#### Requirement:
Lines before the one containing "Compound S has" are left out; that line and all after it, through the end of the records, must be transcribed exactly.

#### Extracted material:
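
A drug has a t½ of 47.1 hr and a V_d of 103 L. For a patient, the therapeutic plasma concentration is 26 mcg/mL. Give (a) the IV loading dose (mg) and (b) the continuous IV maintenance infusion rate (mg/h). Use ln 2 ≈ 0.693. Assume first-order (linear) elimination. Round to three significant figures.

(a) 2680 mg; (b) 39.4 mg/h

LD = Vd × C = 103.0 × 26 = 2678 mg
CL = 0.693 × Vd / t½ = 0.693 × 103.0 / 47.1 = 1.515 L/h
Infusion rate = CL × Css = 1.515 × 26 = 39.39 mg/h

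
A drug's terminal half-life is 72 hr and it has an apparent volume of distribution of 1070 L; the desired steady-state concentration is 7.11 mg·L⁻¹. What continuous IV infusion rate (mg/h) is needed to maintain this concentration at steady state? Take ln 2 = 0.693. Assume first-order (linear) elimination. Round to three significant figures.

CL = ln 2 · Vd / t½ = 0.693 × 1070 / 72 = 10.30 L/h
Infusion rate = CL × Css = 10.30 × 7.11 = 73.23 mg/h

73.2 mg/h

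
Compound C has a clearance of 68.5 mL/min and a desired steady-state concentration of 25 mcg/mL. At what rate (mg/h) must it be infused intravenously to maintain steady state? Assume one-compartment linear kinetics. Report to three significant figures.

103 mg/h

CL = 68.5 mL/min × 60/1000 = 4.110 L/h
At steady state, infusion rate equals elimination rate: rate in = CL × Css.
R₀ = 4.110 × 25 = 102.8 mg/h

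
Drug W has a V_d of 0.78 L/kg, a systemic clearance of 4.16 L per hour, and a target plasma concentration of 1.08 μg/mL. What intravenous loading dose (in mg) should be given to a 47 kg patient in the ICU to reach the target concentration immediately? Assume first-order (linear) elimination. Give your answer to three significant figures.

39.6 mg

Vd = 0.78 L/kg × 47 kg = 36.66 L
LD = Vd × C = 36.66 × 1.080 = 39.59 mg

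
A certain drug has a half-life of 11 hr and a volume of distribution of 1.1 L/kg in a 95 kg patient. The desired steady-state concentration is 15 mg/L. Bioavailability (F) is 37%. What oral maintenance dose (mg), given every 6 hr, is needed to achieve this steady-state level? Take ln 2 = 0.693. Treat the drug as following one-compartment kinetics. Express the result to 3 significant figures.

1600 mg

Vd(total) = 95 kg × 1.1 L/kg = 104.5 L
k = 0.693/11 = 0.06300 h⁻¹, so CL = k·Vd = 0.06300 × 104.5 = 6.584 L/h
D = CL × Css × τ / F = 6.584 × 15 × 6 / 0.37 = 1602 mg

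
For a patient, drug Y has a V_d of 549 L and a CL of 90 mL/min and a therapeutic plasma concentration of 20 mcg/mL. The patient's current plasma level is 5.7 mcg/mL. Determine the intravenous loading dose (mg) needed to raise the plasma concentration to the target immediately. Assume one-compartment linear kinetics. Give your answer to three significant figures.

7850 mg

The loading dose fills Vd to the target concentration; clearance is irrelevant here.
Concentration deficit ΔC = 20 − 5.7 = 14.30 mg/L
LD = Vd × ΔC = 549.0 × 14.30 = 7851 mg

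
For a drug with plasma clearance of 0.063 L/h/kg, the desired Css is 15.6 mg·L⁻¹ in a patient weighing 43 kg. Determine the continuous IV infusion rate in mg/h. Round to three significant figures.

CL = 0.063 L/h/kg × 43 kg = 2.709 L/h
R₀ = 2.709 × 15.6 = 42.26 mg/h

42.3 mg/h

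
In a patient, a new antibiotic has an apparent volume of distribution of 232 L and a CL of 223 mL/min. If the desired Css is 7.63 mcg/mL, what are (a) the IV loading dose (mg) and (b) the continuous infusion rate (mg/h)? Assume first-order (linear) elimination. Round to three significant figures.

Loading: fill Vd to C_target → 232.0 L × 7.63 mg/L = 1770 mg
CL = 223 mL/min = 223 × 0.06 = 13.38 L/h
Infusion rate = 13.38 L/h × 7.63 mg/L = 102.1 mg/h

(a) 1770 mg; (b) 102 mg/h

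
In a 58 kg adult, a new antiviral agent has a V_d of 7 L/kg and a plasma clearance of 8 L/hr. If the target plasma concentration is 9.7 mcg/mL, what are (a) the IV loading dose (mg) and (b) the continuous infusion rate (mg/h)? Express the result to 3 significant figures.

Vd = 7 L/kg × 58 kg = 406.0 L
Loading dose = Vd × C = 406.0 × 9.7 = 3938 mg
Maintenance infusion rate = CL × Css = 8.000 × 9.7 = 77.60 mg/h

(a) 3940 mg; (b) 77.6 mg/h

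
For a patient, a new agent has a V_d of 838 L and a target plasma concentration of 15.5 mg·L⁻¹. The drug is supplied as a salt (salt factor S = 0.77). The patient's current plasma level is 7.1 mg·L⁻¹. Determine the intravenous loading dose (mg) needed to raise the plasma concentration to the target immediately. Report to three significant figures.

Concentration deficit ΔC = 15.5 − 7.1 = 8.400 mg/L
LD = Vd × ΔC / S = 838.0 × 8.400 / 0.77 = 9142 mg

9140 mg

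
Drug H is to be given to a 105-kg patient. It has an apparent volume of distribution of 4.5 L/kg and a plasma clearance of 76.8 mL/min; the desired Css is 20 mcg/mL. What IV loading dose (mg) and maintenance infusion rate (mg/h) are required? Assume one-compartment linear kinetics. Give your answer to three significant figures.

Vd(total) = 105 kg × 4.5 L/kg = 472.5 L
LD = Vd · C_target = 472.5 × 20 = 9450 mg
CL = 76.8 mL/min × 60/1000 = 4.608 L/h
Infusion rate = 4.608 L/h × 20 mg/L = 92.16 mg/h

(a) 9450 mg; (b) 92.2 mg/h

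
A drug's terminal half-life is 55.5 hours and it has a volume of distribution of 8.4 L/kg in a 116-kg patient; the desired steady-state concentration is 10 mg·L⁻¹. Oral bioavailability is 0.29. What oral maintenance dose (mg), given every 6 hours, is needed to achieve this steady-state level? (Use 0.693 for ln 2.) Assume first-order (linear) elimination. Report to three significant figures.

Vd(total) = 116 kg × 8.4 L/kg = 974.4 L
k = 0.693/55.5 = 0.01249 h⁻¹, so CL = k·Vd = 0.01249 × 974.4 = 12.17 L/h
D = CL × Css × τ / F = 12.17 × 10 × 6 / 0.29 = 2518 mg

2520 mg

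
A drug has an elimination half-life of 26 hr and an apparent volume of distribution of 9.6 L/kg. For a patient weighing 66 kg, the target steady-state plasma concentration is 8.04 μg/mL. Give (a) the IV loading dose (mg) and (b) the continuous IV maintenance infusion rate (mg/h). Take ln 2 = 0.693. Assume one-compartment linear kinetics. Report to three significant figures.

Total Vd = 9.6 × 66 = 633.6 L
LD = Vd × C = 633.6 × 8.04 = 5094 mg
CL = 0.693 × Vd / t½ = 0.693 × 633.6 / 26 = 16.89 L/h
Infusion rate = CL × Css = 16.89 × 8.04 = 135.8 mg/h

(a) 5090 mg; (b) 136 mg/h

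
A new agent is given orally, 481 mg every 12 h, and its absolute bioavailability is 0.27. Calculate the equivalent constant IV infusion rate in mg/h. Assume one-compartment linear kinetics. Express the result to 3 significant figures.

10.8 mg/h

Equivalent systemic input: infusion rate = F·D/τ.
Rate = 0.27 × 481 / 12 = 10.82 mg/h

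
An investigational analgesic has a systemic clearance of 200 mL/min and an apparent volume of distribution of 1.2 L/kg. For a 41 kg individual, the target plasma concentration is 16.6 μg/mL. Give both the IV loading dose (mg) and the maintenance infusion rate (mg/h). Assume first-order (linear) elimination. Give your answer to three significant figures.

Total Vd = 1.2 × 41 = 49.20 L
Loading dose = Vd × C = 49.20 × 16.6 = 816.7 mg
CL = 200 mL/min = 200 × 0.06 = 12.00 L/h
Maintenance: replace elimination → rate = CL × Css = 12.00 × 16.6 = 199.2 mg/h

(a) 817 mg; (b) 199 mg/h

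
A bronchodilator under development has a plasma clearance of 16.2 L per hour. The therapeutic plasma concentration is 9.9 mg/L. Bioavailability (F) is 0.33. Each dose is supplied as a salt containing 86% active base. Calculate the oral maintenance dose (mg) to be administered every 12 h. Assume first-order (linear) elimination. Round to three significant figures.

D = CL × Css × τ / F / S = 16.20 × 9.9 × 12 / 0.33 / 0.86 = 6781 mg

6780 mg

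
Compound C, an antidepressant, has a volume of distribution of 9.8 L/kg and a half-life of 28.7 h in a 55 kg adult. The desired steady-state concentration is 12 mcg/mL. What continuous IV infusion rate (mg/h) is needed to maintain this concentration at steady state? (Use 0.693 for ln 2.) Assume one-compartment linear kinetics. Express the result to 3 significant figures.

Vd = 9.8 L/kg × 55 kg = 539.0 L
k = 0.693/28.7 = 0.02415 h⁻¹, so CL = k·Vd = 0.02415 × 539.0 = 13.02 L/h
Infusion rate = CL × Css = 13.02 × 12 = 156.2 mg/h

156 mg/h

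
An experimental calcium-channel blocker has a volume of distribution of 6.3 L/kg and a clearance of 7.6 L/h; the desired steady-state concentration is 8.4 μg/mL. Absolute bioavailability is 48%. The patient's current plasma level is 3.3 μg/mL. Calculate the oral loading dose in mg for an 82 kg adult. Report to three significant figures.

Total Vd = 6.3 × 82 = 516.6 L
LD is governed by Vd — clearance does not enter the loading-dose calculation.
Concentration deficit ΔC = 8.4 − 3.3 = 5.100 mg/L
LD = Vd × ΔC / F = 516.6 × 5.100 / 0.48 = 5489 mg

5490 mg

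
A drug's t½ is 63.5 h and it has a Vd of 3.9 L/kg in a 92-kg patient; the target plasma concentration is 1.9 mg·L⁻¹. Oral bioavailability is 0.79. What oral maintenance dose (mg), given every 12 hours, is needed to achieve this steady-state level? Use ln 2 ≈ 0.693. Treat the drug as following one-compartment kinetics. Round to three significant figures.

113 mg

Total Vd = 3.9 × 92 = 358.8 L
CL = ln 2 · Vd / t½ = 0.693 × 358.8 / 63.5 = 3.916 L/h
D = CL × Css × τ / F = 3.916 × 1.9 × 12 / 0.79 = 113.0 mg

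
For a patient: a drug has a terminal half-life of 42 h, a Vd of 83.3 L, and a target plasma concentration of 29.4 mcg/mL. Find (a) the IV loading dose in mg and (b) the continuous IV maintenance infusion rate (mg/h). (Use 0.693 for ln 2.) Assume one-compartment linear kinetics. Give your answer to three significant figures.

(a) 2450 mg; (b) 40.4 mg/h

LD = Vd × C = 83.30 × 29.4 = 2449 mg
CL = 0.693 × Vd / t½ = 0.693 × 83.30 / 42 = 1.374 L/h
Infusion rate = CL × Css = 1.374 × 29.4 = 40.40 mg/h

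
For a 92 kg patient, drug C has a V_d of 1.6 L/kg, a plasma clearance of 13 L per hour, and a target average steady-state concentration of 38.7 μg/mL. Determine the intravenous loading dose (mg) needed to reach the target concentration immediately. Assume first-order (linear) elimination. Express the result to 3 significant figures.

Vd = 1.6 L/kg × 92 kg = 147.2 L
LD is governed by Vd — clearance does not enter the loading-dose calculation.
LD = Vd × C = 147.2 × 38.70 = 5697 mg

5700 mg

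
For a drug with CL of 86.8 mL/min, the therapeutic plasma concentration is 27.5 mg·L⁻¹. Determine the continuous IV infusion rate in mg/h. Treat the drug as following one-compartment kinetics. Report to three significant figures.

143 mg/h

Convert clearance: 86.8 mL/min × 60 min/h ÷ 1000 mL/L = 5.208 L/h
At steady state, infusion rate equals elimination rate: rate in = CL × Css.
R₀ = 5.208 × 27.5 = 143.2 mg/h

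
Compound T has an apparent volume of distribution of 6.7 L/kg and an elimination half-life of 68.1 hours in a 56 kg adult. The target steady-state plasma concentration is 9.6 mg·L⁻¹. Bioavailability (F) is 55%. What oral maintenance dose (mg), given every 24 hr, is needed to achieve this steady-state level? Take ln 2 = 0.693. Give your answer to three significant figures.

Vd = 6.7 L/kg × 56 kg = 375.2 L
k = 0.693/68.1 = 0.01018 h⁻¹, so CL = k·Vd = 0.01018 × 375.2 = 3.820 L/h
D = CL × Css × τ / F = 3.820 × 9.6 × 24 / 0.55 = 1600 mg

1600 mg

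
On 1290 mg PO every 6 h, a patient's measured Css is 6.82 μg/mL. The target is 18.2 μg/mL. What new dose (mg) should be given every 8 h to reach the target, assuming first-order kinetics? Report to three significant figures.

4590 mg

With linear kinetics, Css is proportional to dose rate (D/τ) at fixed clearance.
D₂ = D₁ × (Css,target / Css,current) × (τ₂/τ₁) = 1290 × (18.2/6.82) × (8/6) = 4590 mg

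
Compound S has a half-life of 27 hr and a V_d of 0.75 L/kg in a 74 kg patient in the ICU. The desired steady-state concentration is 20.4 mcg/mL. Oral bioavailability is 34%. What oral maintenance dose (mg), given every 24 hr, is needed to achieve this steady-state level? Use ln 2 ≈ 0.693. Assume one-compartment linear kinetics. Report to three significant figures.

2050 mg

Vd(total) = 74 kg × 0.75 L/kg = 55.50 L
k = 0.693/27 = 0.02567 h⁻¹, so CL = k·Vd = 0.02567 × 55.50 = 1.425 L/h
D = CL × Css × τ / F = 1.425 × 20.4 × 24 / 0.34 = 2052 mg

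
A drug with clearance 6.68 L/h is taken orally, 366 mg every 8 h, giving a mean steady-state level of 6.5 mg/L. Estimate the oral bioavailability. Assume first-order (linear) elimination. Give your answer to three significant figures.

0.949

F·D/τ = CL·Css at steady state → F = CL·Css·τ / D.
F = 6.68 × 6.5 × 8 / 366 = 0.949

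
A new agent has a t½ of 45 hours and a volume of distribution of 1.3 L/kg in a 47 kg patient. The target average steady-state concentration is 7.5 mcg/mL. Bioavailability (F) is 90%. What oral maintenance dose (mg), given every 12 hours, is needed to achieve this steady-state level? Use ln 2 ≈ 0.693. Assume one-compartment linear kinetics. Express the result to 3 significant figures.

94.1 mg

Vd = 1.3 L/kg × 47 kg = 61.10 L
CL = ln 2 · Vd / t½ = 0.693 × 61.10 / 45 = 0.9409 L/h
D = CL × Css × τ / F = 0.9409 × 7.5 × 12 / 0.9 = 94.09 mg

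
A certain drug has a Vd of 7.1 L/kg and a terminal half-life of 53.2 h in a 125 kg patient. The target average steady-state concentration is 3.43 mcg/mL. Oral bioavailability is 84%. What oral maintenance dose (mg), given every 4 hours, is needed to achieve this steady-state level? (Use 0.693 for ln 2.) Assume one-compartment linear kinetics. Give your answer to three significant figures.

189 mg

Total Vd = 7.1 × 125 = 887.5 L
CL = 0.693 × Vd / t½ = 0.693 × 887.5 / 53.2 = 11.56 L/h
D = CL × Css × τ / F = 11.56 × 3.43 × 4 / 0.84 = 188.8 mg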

#### Answer to this exercise:
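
Compound S has a half-life of 27 hr and a V_d of 0.75 L/kg in a 74 kg patient in the ICU. The desired steady-state concentration is 20.4 mcg/mL. Oral bioavailability is 34%. What oral maintenance dose (mg), given every 24 hr, is needed to achieve this steady-state level? Use ln 2 ≈ 0.693. Assume one-compartment linear kinetics. Report to three significant figures.

2050 mg

Vd(total) = 74 kg × 0.75 L/kg = 55.50 L
k = 0.693/27 = 0.02567 h⁻¹, so CL = k·Vd = 0.02567 × 55.50 = 1.425 L/h
D = CL × Css × τ / F = 1.425 × 20.4 × 24 / 0.34 = 2052 mg

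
A drug with clearance 6.68 L/h is taken orally, 366 mg every 8 h, giving a mean steady-state level of 6.5 mg/L. Estimate the oral bioavailability. Assume first-order (linear) elimination. Give your answer to three significant figures.

0.949

F·D/τ = CL·Css at steady state → F = CL·Css·τ / D.
F = 6.68 × 6.5 × 8 / 366 = 0.949

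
A new agent has a t½ of 45 hours and a volume of distribution of 1.3 L/kg in a 47 kg patient. The target average steady-state concentration is 7.5 mcg/mL. Bioavailability (F) is 90%. What oral maintenance dose (mg), given every 12 hours, is needed to achieve this steady-state level? Use ln 2 ≈ 0.693. Assume one-compartment linear kinetics. Express the result to 3 significant figures.

94.1 mg

Vd = 1.3 L/kg × 47 kg = 61.10 L
CL = ln 2 · Vd / t½ = 0.693 × 61.10 / 45 = 0.9409 L/h
D = CL × Css × τ / F = 0.9409 × 7.5 × 12 / 0.9 = 94.09 mg

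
A certain drug has a Vd of 7.1 L/kg and a terminal half-life of 53.2 h in a 125 kg patient. The target average steady-state concentration is 3.43 mcg/mL. Oral bioavailability is 84%. What oral maintenance dose (mg), given every 4 hours, is needed to achieve this steady-state level? (Use 0.693 for ln 2.) Assume one-compartment linear kinetics. Give your answer to three significant figures.

189 mg

Total Vd = 7.1 × 125 = 887.5 L
CL = 0.693 × Vd / t½ = 0.693 × 887.5 / 53.2 = 11.56 L/h
D = CL × Css × τ / F = 11.56 × 3.43 × 4 / 0.84 = 188.8 mg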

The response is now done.